**Exercise inputs**
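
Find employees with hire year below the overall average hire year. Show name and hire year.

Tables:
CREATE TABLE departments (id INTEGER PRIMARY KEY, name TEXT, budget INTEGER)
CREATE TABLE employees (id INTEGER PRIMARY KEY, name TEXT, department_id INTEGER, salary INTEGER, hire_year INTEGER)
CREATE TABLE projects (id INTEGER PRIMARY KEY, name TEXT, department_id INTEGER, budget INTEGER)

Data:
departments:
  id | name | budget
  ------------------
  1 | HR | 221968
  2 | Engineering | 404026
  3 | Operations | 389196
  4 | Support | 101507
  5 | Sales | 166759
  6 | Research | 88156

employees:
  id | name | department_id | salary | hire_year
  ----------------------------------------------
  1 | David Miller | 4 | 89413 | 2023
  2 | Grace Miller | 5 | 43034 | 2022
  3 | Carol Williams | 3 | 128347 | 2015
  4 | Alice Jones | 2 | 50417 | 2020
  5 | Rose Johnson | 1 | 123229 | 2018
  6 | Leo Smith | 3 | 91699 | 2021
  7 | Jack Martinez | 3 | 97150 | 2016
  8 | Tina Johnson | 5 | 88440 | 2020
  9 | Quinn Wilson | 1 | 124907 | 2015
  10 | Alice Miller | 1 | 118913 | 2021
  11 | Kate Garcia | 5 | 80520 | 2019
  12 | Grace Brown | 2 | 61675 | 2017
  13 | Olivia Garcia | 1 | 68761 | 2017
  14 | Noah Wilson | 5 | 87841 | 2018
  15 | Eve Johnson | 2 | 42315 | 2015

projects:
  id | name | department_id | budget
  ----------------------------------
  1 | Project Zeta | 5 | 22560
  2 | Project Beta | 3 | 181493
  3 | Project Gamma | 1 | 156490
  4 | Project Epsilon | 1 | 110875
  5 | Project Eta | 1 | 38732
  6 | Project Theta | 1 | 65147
SELECT name, hire_year FROM employees WHERE hire_year < (SELECT AVG(hire_year) FROM employees)

Execution result:
name | hire_year
Carol Williams | 2015
Rose Johnson | 2018
Jack Martinez | 2016
Quinn Wilson | 2015
Grace Brown | 2017
Olivia Garcia | 2017
Noah Wilson | 2018
Eve Johnson | 2015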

**What is being asked**
Your output must be an exact copy of every entry.

**Answer section**
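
Find employees with hire year below the overall average hire year. Show name and hire year.

Tables:
CREATE TABLE departments (id INTEGER PRIMARY KEY, name TEXT, budget INTEGER)
CREATE TABLE employees (id INTEGER PRIMARY KEY, name TEXT, department_id INTEGER, salary INTEGER, hire_year INTEGER)
CREATE TABLE projects (id INTEGER PRIMARY KEY, name TEXT, department_id INTEGER, budget INTEGER)

Data:
departments:
  id | name | budget
  ------------------
  1 | HR | 221968
  2 | Engineering | 404026
  3 | Operations | 389196
  4 | Support | 101507
  5 | Sales | 166759
  6 | Research | 88156

employees:
  id | name | department_id | salary | hire_year
  ----------------------------------------------
  1 | David Miller | 4 | 89413 | 2023
  2 | Grace Miller | 5 | 43034 | 2022
  3 | Carol Williams | 3 | 128347 | 2015
  4 | Alice Jones | 2 | 50417 | 2020
  5 | Rose Johnson | 1 | 123229 | 2018
  6 | Leo Smith | 3 | 91699 | 2021
  7 | Jack Martinez | 3 | 97150 | 2016
  8 | Tina Johnson | 5 | 88440 | 2020
  9 | Quinn Wilson | 1 | 124907 | 2015
  10 | Alice Miller | 1 | 118913 | 2021
  11 | Kate Garcia | 5 | 80520 | 2019
  12 | Grace Brown | 2 | 61675 | 2017
  13 | Olivia Garcia | 1 | 68761 | 2017
  14 | Noah Wilson | 5 | 87841 | 2018
  15 | Eve Johnson | 2 | 42315 | 2015

projects:
  id | name | department_id | budget
  ----------------------------------
  1 | Project Zeta | 5 | 22560
  2 | Project Beta | 3 | 181493
  3 | Project Gamma | 1 | 156490
  4 | Project Epsilon | 1 | 110875
  5 | Project Eta | 1 | 38732
  6 | Project Theta | 1 | 65147
SELECT name, hire_year FROM employees WHERE hire_year < (SELECT AVG(hire_year) FROM employees)

Execution result:
name | hire_year
Carol Williams | 2015
Rose Johnson | 2018
Jack Martinez | 2016
Quinn Wilson | 2015
Grace Brown | 2017
Olivia Garcia | 2017
Noah Wilson | 2018
Eve Johnson | 2015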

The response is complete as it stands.